In the data that follows, count the lines where "runs" appears, and write only the number.

[[ Available data open ]]

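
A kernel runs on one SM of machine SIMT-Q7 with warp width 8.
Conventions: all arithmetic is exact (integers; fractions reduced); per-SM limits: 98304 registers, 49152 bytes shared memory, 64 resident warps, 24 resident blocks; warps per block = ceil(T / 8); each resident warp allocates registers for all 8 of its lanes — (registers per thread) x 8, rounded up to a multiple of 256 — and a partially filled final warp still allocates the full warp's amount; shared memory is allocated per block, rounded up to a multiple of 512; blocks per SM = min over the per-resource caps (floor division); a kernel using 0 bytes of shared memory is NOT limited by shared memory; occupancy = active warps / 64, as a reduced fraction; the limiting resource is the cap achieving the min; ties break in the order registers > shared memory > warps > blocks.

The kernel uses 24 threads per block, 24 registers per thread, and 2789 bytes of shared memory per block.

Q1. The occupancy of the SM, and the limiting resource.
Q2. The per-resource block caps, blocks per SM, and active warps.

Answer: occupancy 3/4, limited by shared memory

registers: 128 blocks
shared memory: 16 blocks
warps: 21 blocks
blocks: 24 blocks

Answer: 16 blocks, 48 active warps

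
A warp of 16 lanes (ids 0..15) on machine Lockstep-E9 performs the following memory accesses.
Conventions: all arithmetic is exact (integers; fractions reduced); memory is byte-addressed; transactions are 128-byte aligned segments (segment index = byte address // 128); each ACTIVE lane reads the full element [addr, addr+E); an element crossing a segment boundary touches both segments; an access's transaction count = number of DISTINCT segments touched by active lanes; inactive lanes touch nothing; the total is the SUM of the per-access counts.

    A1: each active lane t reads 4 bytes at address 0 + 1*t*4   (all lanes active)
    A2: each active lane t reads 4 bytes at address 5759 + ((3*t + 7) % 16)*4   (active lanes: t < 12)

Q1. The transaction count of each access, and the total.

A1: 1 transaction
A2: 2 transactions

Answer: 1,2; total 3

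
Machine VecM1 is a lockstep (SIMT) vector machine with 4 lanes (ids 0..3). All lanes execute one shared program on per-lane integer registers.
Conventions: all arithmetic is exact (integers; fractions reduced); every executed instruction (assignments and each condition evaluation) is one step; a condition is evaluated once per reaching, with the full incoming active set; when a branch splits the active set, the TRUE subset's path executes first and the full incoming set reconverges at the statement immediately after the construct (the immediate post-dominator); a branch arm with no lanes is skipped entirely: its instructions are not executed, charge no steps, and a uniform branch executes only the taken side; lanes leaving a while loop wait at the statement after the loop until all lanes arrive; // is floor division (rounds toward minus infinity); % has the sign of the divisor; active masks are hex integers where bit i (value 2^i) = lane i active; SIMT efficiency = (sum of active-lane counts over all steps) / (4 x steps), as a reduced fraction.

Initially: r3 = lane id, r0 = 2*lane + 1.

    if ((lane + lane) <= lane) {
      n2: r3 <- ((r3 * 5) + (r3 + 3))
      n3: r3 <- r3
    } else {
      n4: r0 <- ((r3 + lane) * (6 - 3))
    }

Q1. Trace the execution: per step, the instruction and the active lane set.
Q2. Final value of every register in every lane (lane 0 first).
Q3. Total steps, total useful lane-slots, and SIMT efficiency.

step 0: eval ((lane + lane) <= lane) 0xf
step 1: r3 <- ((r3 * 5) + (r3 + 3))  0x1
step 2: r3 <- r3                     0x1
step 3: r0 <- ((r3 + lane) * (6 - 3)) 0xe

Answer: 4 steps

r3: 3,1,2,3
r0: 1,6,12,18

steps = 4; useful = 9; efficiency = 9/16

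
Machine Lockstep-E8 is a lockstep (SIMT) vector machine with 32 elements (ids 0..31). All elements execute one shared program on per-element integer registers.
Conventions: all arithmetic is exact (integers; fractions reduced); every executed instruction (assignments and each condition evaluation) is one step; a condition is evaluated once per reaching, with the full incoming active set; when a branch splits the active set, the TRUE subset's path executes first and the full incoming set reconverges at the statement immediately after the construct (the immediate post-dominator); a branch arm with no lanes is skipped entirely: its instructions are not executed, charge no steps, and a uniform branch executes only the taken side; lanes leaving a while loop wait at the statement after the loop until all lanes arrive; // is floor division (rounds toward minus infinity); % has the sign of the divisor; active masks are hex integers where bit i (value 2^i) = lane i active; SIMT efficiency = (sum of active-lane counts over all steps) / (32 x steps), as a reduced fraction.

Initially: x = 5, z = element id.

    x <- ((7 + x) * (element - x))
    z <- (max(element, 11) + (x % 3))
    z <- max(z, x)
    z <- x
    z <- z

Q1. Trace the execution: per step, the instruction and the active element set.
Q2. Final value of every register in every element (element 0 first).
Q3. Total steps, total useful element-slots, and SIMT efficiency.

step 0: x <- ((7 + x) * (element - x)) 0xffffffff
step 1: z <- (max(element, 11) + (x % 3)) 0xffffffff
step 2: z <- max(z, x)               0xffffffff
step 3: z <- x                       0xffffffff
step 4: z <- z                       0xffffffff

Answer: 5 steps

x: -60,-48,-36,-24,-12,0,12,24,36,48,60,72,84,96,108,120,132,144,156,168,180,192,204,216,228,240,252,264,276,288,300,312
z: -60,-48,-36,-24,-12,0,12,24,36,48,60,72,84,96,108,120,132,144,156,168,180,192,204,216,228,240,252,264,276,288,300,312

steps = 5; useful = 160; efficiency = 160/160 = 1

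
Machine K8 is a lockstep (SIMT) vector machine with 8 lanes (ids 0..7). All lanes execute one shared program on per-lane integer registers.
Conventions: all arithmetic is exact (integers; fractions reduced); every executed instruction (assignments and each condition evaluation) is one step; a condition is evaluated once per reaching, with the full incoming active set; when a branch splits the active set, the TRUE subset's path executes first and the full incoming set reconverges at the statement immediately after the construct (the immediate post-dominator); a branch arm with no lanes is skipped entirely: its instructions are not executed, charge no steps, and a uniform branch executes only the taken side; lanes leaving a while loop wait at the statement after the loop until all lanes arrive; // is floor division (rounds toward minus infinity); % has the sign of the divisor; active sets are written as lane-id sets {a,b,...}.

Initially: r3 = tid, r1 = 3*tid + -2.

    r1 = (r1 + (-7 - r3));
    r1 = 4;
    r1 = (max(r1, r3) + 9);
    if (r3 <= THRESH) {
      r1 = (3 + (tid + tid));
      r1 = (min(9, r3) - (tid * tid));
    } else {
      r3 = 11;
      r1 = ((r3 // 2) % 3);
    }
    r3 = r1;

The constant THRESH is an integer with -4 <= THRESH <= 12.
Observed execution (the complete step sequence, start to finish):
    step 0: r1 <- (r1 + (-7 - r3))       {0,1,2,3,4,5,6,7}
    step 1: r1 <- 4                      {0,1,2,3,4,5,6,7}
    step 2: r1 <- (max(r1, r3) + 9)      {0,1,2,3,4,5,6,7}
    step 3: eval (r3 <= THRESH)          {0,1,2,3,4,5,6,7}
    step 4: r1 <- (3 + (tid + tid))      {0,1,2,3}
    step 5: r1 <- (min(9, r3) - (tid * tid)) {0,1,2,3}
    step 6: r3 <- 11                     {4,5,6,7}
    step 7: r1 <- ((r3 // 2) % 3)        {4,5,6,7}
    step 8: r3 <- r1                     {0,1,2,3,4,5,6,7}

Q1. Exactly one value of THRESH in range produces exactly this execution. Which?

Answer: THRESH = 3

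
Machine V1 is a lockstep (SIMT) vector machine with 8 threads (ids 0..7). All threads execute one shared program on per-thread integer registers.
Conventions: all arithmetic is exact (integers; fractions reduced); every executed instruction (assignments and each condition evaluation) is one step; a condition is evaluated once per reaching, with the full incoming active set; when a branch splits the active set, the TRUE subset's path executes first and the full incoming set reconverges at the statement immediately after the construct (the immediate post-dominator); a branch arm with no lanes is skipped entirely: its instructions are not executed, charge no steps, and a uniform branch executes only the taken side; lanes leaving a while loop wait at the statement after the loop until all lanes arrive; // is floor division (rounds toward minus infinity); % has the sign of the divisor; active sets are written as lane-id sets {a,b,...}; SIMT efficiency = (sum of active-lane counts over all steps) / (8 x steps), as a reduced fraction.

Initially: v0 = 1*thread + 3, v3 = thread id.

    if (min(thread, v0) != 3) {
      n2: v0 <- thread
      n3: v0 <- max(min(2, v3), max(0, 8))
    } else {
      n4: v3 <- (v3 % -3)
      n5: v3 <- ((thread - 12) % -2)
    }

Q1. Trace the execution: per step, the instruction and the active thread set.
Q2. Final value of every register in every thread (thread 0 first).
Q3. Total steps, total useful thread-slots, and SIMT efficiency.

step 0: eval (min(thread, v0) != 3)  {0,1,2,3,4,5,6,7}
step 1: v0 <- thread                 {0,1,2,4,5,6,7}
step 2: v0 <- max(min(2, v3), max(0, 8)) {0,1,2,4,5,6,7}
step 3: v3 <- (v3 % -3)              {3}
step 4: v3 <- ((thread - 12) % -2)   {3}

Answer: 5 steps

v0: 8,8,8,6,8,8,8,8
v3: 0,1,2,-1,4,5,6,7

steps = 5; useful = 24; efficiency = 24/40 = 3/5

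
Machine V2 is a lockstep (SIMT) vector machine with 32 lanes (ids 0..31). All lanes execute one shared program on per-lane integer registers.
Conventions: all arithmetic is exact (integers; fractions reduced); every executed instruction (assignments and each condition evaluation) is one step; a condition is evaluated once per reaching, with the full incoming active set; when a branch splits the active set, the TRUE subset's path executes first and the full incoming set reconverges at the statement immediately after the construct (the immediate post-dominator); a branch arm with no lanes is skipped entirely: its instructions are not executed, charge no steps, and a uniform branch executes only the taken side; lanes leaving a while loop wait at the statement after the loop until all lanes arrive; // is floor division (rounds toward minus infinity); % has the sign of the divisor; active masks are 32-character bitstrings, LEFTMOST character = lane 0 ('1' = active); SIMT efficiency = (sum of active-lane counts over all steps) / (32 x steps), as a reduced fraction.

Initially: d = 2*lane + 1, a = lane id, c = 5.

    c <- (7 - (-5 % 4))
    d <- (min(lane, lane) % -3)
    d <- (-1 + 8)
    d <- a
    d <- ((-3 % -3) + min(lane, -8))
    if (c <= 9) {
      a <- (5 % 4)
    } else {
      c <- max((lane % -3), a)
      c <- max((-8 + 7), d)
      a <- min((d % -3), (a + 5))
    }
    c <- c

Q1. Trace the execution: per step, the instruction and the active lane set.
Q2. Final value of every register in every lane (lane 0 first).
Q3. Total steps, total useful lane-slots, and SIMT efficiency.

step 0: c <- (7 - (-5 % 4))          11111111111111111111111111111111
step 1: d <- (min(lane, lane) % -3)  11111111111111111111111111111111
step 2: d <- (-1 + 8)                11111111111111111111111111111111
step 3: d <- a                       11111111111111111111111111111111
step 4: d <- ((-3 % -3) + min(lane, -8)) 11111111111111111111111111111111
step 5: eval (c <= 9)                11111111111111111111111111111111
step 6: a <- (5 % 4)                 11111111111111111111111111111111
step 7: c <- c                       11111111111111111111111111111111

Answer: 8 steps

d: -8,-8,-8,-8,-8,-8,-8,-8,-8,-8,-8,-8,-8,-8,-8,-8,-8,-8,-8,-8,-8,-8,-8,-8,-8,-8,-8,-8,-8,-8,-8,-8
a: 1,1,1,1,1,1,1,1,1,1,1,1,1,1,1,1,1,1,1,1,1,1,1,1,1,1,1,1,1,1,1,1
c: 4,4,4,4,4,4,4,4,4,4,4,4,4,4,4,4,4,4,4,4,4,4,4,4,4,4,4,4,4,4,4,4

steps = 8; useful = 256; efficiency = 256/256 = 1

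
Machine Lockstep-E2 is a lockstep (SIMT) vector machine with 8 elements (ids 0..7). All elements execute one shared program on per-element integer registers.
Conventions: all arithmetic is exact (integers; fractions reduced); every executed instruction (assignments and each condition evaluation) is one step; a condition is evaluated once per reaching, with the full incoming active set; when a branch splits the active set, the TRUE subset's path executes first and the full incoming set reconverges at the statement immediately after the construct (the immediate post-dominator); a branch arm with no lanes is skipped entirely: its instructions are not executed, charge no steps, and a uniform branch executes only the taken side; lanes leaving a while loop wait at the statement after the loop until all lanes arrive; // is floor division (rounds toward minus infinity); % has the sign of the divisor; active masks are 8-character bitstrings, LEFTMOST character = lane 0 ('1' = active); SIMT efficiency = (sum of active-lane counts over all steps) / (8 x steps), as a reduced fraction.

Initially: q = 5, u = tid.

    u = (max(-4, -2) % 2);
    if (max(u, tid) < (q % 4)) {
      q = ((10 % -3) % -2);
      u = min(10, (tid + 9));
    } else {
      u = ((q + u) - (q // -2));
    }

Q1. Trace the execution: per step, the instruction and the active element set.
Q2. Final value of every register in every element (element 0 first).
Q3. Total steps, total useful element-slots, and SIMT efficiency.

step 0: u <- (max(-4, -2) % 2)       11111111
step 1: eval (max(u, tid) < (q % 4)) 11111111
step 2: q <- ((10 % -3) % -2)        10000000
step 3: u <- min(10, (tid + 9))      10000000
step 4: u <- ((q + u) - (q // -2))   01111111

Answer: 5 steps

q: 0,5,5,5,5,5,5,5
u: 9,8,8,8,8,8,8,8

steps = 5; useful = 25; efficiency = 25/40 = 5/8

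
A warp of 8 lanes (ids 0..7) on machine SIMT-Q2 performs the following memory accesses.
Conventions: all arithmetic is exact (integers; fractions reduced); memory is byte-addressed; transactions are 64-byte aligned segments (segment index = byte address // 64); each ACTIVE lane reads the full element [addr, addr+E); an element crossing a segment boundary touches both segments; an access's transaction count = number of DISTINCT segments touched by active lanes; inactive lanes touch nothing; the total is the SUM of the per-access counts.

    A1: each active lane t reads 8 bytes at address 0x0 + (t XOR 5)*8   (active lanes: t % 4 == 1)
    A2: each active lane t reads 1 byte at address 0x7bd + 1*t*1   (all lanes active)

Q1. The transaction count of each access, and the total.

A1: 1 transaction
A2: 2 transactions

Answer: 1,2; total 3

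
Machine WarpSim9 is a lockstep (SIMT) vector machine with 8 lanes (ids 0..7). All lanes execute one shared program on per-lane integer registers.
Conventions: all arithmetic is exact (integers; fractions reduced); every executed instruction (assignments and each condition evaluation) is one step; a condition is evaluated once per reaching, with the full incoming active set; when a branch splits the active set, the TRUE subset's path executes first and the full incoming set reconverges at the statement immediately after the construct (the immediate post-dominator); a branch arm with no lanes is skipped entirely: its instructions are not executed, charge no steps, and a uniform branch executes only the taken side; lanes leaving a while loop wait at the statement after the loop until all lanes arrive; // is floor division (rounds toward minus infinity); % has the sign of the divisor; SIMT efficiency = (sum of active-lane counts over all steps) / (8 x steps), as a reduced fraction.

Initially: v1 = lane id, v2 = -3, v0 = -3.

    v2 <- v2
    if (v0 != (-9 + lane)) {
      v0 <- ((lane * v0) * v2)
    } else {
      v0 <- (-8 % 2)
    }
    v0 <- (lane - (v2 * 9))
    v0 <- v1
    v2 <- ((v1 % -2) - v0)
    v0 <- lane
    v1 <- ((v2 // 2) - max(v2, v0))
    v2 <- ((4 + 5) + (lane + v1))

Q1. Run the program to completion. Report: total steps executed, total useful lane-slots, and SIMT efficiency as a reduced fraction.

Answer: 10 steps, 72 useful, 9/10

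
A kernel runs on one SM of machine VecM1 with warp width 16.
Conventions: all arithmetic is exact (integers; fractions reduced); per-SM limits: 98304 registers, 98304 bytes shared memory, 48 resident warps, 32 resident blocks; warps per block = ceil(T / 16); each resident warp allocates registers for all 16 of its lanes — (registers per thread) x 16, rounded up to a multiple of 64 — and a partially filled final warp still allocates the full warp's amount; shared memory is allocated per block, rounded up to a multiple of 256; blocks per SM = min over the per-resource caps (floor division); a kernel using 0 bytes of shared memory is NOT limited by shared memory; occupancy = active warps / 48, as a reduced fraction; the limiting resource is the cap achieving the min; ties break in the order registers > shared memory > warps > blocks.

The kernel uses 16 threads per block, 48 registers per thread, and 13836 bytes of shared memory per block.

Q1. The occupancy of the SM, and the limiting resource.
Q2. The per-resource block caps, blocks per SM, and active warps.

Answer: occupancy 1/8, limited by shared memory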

[[ Available data closed ]]

▶ _Exercise solution_
2